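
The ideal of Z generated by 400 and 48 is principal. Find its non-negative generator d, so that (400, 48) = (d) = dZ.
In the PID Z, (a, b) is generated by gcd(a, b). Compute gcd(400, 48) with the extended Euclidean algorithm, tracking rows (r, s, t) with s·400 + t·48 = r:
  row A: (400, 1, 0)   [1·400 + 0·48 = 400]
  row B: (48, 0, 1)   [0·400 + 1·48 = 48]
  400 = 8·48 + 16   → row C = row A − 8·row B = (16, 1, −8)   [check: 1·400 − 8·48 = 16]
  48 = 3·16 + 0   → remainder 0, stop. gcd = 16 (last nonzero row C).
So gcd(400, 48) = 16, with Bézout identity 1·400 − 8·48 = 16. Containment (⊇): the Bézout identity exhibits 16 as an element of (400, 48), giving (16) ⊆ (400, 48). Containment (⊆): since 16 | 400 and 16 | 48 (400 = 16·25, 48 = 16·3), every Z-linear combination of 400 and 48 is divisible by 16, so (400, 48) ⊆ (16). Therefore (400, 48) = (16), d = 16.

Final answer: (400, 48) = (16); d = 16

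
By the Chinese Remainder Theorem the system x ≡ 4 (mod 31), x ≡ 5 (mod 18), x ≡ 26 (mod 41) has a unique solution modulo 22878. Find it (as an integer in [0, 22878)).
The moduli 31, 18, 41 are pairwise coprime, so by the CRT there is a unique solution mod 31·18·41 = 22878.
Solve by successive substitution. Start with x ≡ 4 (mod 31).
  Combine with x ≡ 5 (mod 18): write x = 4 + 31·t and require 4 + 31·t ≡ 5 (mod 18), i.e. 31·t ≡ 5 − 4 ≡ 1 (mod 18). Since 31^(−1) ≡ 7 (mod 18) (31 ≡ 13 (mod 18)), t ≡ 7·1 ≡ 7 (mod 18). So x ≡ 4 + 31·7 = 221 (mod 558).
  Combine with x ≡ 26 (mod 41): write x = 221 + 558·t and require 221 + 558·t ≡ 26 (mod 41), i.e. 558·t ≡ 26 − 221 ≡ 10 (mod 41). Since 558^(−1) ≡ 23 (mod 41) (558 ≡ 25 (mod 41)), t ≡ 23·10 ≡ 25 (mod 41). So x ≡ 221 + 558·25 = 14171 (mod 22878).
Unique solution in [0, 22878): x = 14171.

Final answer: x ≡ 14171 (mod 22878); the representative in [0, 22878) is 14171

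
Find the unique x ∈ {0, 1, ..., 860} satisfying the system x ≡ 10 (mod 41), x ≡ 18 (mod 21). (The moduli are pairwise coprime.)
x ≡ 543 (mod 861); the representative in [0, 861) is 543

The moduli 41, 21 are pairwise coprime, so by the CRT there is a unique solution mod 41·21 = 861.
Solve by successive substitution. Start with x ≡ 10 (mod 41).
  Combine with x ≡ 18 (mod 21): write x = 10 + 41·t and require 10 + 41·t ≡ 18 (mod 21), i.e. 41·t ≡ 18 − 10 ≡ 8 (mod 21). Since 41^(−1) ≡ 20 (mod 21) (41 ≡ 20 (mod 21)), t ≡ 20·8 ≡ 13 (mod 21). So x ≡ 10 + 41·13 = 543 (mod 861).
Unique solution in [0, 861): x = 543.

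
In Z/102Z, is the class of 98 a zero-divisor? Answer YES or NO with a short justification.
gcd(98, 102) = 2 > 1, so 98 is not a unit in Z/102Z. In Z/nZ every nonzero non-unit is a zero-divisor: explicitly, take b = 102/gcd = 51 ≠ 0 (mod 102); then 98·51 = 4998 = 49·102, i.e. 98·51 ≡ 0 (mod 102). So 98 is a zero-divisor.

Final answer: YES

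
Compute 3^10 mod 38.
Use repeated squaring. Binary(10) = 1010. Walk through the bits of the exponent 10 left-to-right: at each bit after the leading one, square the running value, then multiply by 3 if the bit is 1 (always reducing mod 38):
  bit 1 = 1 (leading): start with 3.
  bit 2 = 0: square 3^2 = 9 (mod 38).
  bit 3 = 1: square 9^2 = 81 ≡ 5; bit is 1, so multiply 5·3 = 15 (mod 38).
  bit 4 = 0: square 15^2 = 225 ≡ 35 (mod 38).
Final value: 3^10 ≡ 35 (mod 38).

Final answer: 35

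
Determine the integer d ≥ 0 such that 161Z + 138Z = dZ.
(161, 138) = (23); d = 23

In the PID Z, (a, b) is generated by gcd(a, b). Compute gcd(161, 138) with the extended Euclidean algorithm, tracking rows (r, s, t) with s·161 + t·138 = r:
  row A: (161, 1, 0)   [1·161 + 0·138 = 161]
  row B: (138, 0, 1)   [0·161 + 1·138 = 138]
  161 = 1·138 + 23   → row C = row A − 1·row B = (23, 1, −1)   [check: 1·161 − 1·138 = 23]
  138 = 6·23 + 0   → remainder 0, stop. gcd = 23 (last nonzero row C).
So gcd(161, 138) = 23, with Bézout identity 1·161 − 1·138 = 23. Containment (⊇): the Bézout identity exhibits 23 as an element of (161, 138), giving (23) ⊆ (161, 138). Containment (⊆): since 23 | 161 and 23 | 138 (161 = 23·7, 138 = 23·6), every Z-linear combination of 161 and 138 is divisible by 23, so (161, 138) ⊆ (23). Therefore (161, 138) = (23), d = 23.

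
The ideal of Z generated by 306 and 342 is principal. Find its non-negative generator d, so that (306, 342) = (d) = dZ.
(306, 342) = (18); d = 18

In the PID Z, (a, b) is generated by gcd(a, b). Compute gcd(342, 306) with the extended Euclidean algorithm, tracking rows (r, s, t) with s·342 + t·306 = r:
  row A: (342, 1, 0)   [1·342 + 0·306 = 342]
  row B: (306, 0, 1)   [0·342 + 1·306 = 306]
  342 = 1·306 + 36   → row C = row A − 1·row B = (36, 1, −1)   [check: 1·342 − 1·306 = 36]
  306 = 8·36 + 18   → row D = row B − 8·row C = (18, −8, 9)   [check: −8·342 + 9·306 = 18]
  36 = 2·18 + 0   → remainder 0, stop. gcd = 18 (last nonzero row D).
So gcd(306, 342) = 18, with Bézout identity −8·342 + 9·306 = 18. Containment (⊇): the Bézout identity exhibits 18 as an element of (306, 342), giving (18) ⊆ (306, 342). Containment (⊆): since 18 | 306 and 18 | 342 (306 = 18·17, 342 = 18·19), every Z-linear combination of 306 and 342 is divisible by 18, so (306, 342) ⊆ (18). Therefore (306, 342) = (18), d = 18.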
#####
#### Exercise requirements:
Would you please return all of the data exactly?

#### Exercise solution:
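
The ideal of Z generated by 400 and 48 is principal. Find its non-negative generator d, so that (400, 48) = (d) = dZ.
In the PID Z, (a, b) is generated by gcd(a, b). Compute gcd(400, 48) with the extended Euclidean algorithm, tracking rows (r, s, t) with s·400 + t·48 = r:
  row A: (400, 1, 0)   [1·400 + 0·48 = 400]
  row B: (48, 0, 1)   [0·400 + 1·48 = 48]
  400 = 8·48 + 16   → row C = row A − 8·row B = (16, 1, −8)   [check: 1·400 − 8·48 = 16]
  48 = 3·16 + 0   → remainder 0, stop. gcd = 16 (last nonzero row C).
So gcd(400, 48) = 16, with Bézout identity 1·400 − 8·48 = 16. Containment (⊇): the Bézout identity exhibits 16 as an element of (400, 48), giving (16) ⊆ (400, 48). Containment (⊆): since 16 | 400 and 16 | 48 (400 = 16·25, 48 = 16·3), every Z-linear combination of 400 and 48 is divisible by 16, so (400, 48) ⊆ (16). Therefore (400, 48) = (16), d = 16.

Final answer: (400, 48) = (16); d = 16

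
By the Chinese Remainder Theorem the system x ≡ 4 (mod 31), x ≡ 5 (mod 18), x ≡ 26 (mod 41) has a unique solution modulo 22878. Find it (as an integer in [0, 22878)).
The moduli 31, 18, 41 are pairwise coprime, so by the CRT there is a unique solution mod 31·18·41 = 22878.
Solve by successive substitution. Start with x ≡ 4 (mod 31).
  Combine with x ≡ 5 (mod 18): write x = 4 + 31·t and require 4 + 31·t ≡ 5 (mod 18), i.e. 31·t ≡ 5 − 4 ≡ 1 (mod 18). Since 31^(−1) ≡ 7 (mod 18) (31 ≡ 13 (mod 18)), t ≡ 7·1 ≡ 7 (mod 18). So x ≡ 4 + 31·7 = 221 (mod 558).
  Combine with x ≡ 26 (mod 41): write x = 221 + 558·t and require 221 + 558·t ≡ 26 (mod 41), i.e. 558·t ≡ 26 − 221 ≡ 10 (mod 41). Since 558^(−1) ≡ 23 (mod 41) (558 ≡ 25 (mod 41)), t ≡ 23·10 ≡ 25 (mod 41). So x ≡ 221 + 558·25 = 14171 (mod 22878).
Unique solution in [0, 22878): x = 14171.

Final answer: x ≡ 14171 (mod 22878); the representative in [0, 22878) is 14171

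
Find the unique x ∈ {0, 1, ..., 860} satisfying the system x ≡ 10 (mod 41), x ≡ 18 (mod 21). (The moduli are pairwise coprime.)
x ≡ 543 (mod 861); the representative in [0, 861) is 543

The moduli 41, 21 are pairwise coprime, so by the CRT there is a unique solution mod 41·21 = 861.
Solve by successive substitution. Start with x ≡ 10 (mod 41).
  Combine with x ≡ 18 (mod 21): write x = 10 + 41·t and require 10 + 41·t ≡ 18 (mod 21), i.e. 41·t ≡ 18 − 10 ≡ 8 (mod 21). Since 41^(−1) ≡ 20 (mod 21) (41 ≡ 20 (mod 21)), t ≡ 20·8 ≡ 13 (mod 21). So x ≡ 10 + 41·13 = 543 (mod 861).
Unique solution in [0, 861): x = 543.

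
In Z/102Z, is the class of 98 a zero-divisor? Answer YES or NO with a short justification.
gcd(98, 102) = 2 > 1, so 98 is not a unit in Z/102Z. In Z/nZ every nonzero non-unit is a zero-divisor: explicitly, take b = 102/gcd = 51 ≠ 0 (mod 102); then 98·51 = 4998 = 49·102, i.e. 98·51 ≡ 0 (mod 102). So 98 is a zero-divisor.

Final answer: YES

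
Compute 3^10 mod 38.
Use repeated squaring. Binary(10) = 1010. Walk through the bits of the exponent 10 left-to-right: at each bit after the leading one, square the running value, then multiply by 3 if the bit is 1 (always reducing mod 38):
  bit 1 = 1 (leading): start with 3.
  bit 2 = 0: square 3^2 = 9 (mod 38).
  bit 3 = 1: square 9^2 = 81 ≡ 5; bit is 1, so multiply 5·3 = 15 (mod 38).
  bit 4 = 0: square 15^2 = 225 ≡ 35 (mod 38).
Final value: 3^10 ≡ 35 (mod 38).

Final answer: 35

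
Determine the integer d ≥ 0 such that 161Z + 138Z = dZ.
(161, 138) = (23); d = 23

In the PID Z, (a, b) is generated by gcd(a, b). Compute gcd(161, 138) with the extended Euclidean algorithm, tracking rows (r, s, t) with s·161 + t·138 = r:
  row A: (161, 1, 0)   [1·161 + 0·138 = 161]
  row B: (138, 0, 1)   [0·161 + 1·138 = 138]
  161 = 1·138 + 23   → row C = row A − 1·row B = (23, 1, −1)   [check: 1·161 − 1·138 = 23]
  138 = 6·23 + 0   → remainder 0, stop. gcd = 23 (last nonzero row C).
So gcd(161, 138) = 23, with Bézout identity 1·161 − 1·138 = 23. Containment (⊇): the Bézout identity exhibits 23 as an element of (161, 138), giving (23) ⊆ (161, 138). Containment (⊆): since 23 | 161 and 23 | 138 (161 = 23·7, 138 = 23·6), every Z-linear combination of 161 and 138 is divisible by 23, so (161, 138) ⊆ (23). Therefore (161, 138) = (23), d = 23.

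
The ideal of Z generated by 306 and 342 is principal. Find its non-negative generator d, so that (306, 342) = (d) = dZ.
(306, 342) = (18); d = 18

In the PID Z, (a, b) is generated by gcd(a, b). Compute gcd(342, 306) with the extended Euclidean algorithm, tracking rows (r, s, t) with s·342 + t·306 = r:
  row A: (342, 1, 0)   [1·342 + 0·306 = 342]
  row B: (306, 0, 1)   [0·342 + 1·306 = 306]
  342 = 1·306 + 36   → row C = row A − 1·row B = (36, 1, −1)   [check: 1·342 − 1·306 = 36]
  306 = 8·36 + 18   → row D = row B − 8·row C = (18, −8, 9)   [check: −8·342 + 9·306 = 18]
  36 = 2·18 + 0   → remainder 0, stop. gcd = 18 (last nonzero row D).
So gcd(306, 342) = 18, with Bézout identity −8·342 + 9·306 = 18. Containment (⊇): the Bézout identity exhibits 18 as an element of (306, 342), giving (18) ⊆ (306, 342). Containment (⊆): since 18 | 306 and 18 | 342 (306 = 18·17, 342 = 18·19), every Z-linear combination of 306 and 342 is divisible by 18, so (306, 342) ⊆ (18). Therefore (306, 342) = (18), d = 18.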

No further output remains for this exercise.